Restate, word for word, each record that follows.

### DATA TO EXAMINE
======
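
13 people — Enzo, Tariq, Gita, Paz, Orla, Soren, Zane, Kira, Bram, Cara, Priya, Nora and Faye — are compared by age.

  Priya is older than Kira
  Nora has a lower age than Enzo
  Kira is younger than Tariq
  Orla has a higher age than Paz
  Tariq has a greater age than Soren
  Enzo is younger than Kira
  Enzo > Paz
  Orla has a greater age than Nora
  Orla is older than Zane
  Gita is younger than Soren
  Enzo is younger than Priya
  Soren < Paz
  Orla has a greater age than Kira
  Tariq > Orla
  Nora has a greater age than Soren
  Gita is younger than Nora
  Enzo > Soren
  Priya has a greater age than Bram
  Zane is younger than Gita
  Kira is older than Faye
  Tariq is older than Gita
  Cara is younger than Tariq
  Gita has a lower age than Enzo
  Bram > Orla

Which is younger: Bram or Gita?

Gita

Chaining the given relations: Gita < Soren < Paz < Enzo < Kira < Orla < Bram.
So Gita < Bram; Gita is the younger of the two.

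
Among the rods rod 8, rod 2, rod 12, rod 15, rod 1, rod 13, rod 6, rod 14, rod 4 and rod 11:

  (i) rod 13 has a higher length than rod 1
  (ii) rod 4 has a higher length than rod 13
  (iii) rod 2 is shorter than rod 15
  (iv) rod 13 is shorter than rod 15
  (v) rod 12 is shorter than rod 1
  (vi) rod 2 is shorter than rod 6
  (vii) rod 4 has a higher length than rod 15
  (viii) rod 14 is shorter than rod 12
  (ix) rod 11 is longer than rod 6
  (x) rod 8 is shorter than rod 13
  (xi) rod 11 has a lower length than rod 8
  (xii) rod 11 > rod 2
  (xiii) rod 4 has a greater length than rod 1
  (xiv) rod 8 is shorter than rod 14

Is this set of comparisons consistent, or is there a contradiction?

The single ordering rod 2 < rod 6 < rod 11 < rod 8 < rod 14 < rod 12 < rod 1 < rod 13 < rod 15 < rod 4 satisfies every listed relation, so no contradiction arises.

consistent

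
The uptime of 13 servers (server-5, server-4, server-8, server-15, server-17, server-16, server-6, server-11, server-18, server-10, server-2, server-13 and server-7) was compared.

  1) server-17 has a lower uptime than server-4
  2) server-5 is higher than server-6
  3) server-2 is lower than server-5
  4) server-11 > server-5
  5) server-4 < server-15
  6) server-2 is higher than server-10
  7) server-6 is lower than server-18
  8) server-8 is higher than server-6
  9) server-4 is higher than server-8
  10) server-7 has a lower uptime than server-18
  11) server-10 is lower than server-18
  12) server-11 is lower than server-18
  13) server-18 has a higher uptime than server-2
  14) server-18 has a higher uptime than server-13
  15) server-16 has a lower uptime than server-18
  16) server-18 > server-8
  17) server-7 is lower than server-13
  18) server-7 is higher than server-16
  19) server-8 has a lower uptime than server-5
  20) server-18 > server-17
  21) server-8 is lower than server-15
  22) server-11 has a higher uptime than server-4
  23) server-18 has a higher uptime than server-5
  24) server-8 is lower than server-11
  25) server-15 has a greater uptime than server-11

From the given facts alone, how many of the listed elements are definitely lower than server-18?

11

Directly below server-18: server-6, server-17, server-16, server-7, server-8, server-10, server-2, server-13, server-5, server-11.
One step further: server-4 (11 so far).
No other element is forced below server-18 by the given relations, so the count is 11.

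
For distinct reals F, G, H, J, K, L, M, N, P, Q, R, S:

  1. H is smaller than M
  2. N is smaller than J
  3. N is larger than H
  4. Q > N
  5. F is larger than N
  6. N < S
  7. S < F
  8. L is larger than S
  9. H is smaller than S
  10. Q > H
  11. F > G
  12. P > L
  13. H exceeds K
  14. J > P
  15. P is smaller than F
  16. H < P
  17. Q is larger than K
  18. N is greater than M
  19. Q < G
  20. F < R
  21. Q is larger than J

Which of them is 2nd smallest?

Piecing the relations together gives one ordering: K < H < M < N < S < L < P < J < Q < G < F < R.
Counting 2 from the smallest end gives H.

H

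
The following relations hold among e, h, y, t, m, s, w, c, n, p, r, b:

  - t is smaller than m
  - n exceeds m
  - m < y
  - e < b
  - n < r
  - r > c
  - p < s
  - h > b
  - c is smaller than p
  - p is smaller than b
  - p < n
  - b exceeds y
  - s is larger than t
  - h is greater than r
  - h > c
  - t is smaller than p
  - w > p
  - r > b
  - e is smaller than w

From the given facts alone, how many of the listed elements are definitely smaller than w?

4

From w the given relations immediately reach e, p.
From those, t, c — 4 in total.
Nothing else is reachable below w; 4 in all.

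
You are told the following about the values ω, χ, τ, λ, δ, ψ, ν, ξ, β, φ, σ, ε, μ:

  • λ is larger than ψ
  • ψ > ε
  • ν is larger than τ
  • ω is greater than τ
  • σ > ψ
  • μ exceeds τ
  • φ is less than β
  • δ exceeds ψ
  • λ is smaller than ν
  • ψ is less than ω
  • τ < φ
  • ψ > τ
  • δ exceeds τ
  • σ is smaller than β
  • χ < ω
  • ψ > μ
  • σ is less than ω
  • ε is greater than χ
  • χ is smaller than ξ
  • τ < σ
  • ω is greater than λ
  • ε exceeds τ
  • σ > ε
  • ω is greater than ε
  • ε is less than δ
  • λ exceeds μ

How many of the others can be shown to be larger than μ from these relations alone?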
======
### OUTPUT FOR THIS TASK
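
13 people — Enzo, Tariq, Gita, Paz, Orla, Soren, Zane, Kira, Bram, Cara, Priya, Nora and Faye — are compared by age.

  Priya is older than Kira
  Nora has a lower age than Enzo
  Kira is younger than Tariq
  Orla has a higher age than Paz
  Tariq has a greater age than Soren
  Enzo is younger than Kira
  Enzo > Paz
  Orla has a greater age than Nora
  Orla is older than Zane
  Gita is younger than Soren
  Enzo is younger than Priya
  Soren < Paz
  Orla has a greater age than Kira
  Tariq > Orla
  Nora has a greater age than Soren
  Gita is younger than Nora
  Enzo > Soren
  Priya has a greater age than Bram
  Zane is younger than Gita
  Kira is older than Faye
  Tariq is older than Gita
  Cara is younger than Tariq
  Gita has a lower age than Enzo
  Bram > Orla

Which is younger: Bram or Gita?

Gita

Chaining the given relations: Gita < Soren < Paz < Enzo < Kira < Orla < Bram.
So Gita < Bram; Gita is the younger of the two.

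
Among the rods rod 8, rod 2, rod 12, rod 15, rod 1, rod 13, rod 6, rod 14, rod 4 and rod 11:

  (i) rod 13 has a higher length than rod 1
  (ii) rod 4 has a higher length than rod 13
  (iii) rod 2 is shorter than rod 15
  (iv) rod 13 is shorter than rod 15
  (v) rod 12 is shorter than rod 1
  (vi) rod 2 is shorter than rod 6
  (vii) rod 4 has a higher length than rod 15
  (viii) rod 14 is shorter than rod 12
  (ix) rod 11 is longer than rod 6
  (x) rod 8 is shorter than rod 13
  (xi) rod 11 has a lower length than rod 8
  (xii) rod 11 > rod 2
  (xiii) rod 4 has a greater length than rod 1
  (xiv) rod 8 is shorter than rod 14

Is this set of comparisons consistent, or is there a contradiction?

The single ordering rod 2 < rod 6 < rod 11 < rod 8 < rod 14 < rod 12 < rod 1 < rod 13 < rod 15 < rod 4 satisfies every listed relation, so no contradiction arises.

consistent

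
The uptime of 13 servers (server-5, server-4, server-8, server-15, server-17, server-16, server-6, server-11, server-18, server-10, server-2, server-13 and server-7) was compared.

  1) server-17 has a lower uptime than server-4
  2) server-5 is higher than server-6
  3) server-2 is lower than server-5
  4) server-11 > server-5
  5) server-4 < server-15
  6) server-2 is higher than server-10
  7) server-6 is lower than server-18
  8) server-8 is higher than server-6
  9) server-4 is higher than server-8
  10) server-7 has a lower uptime than server-18
  11) server-10 is lower than server-18
  12) server-11 is lower than server-18
  13) server-18 has a higher uptime than server-2
  14) server-18 has a higher uptime than server-13
  15) server-16 has a lower uptime than server-18
  16) server-18 > server-8
  17) server-7 is lower than server-13
  18) server-7 is higher than server-16
  19) server-8 has a lower uptime than server-5
  20) server-18 > server-17
  21) server-8 is lower than server-15
  22) server-11 has a higher uptime than server-4
  23) server-18 has a higher uptime than server-5
  24) server-8 is lower than server-11
  25) server-15 has a greater uptime than server-11

From the given facts alone, how many of the listed elements are definitely lower than server-18?

11

Directly below server-18: server-6, server-17, server-16, server-7, server-8, server-10, server-2, server-13, server-5, server-11.
One step further: server-4 (11 so far).
No other element is forced below server-18 by the given relations, so the count is 11.

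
For distinct reals F, G, H, J, K, L, M, N, P, Q, R, S:

  1. H is smaller than M
  2. N is smaller than J
  3. N is larger than H
  4. Q > N
  5. F is larger than N
  6. N < S
  7. S < F
  8. L is larger than S
  9. H is smaller than S
  10. Q > H
  11. F > G
  12. P > L
  13. H exceeds K
  14. J > P
  15. P is smaller than F
  16. H < P
  17. Q is larger than K
  18. N is greater than M
  19. Q < G
  20. F < R
  21. Q is larger than J

Which of them is 2nd smallest?

Piecing the relations together gives one ordering: K < H < M < N < S < L < P < J < Q < G < F < R.
Counting 2 from the smallest end gives H.

H

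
The following relations hold among e, h, y, t, m, s, w, c, n, p, r, b:

  - t is smaller than m
  - n exceeds m
  - m < y
  - e < b
  - n < r
  - r > c
  - p < s
  - h > b
  - c is smaller than p
  - p is smaller than b
  - p < n
  - b exceeds y
  - s is larger than t
  - h is greater than r
  - h > c
  - t is smaller than p
  - w > p
  - r > b
  - e is smaller than w

From the given facts alone, how many of the listed elements are definitely smaller than w?

4

From w the given relations immediately reach e, p.
From those, t, c — 4 in total.
Nothing else is reachable below w; 4 in all.

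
You are told the following about the values ω, χ, τ, λ, δ, ψ, ν, ξ, β, φ, σ, ε, μ:

  • λ is larger than ψ
  • ψ > ε
  • ν is larger than τ
  • ω is greater than τ
  • σ > ψ
  • μ exceeds τ
  • φ is less than β
  • δ exceeds ψ
  • λ is smaller than ν
  • ψ is less than ω
  • τ < φ
  • ψ > τ
  • δ exceeds τ
  • σ is smaller than β
  • χ < ω
  • ψ > μ
  • σ is less than ω
  • ε is greater than χ
  • χ is smaller than ξ
  • τ < σ
  • ω is greater than λ
  • ε exceeds τ
  • σ > ε
  • ω is greater than ε
  • ε is less than δ
  • λ exceeds μ

How many of the others can be shown to be larger than μ from these relations alone?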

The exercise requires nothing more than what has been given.